• [Task brief]
Where the string "least" occurs in a line of the data below, that line should be copied.

****

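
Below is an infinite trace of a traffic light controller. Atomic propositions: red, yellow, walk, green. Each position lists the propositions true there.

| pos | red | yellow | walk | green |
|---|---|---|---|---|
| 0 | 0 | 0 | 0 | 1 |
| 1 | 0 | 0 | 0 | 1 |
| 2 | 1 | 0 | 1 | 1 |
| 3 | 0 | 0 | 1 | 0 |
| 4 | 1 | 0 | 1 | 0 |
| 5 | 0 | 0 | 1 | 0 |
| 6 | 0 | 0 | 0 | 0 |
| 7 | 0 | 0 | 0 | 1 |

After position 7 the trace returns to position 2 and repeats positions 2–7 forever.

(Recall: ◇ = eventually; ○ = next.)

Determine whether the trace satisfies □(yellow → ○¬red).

yellow → ○¬red holds at every position 0..7, and those are all positions ever visited, so □(yellow → ○¬red) holds.

Holds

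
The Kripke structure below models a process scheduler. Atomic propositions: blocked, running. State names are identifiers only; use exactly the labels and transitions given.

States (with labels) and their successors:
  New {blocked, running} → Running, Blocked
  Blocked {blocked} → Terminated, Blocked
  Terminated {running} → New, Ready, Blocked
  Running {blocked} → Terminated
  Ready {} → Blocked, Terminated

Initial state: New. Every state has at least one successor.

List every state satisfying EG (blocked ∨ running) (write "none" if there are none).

States satisfying blocked ∨ running: {New, Blocked, Terminated, Running}.
States satisfying EG (blocked ∨ running): {New, Blocked, Terminated, Running}.

{New, Blocked, Terminated, Running}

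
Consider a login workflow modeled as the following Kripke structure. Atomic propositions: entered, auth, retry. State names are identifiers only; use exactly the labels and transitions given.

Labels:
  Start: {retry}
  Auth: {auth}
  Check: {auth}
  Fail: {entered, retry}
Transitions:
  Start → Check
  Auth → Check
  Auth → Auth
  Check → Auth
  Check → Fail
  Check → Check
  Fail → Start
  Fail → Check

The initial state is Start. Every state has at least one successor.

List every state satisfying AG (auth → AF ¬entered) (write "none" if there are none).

{Start, Auth, Check, Fail}

States satisfying auth → AF ¬entered: {Start, Auth, Check, Fail}.
States satisfying AG (auth → AF ¬entered): {Start, Auth, Check, Fail}.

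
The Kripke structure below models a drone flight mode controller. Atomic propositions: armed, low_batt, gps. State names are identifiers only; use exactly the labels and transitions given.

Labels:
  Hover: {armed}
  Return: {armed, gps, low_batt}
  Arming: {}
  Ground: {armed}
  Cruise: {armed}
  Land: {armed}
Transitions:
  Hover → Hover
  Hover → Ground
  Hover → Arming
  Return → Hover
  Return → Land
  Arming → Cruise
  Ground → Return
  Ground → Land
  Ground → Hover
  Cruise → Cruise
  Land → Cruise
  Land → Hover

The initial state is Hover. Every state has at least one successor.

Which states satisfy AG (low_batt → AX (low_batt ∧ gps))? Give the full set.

{Arming, Cruise}

States satisfying low_batt → AX (low_batt ∧ gps): {Hover, Arming, Ground, Cruise, Land}.
States satisfying AG (low_batt → AX (low_batt ∧ gps)): {Arming, Cruise}.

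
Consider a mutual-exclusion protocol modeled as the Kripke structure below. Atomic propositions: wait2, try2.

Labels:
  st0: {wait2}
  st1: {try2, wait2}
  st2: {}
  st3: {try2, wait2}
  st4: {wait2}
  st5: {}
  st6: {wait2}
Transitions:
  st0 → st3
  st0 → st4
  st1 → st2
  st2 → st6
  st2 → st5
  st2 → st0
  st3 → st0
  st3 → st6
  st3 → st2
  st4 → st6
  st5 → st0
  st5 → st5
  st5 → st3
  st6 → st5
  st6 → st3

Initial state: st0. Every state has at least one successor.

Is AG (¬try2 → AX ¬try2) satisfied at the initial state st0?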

****

• [Reply]
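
Initial state: New. Every state has at least one successor.
The initial state is Start. Every state has at least one successor.
The initial state is Hover. Every state has at least one successor.
Initial state: st0. Every state has at least one successor.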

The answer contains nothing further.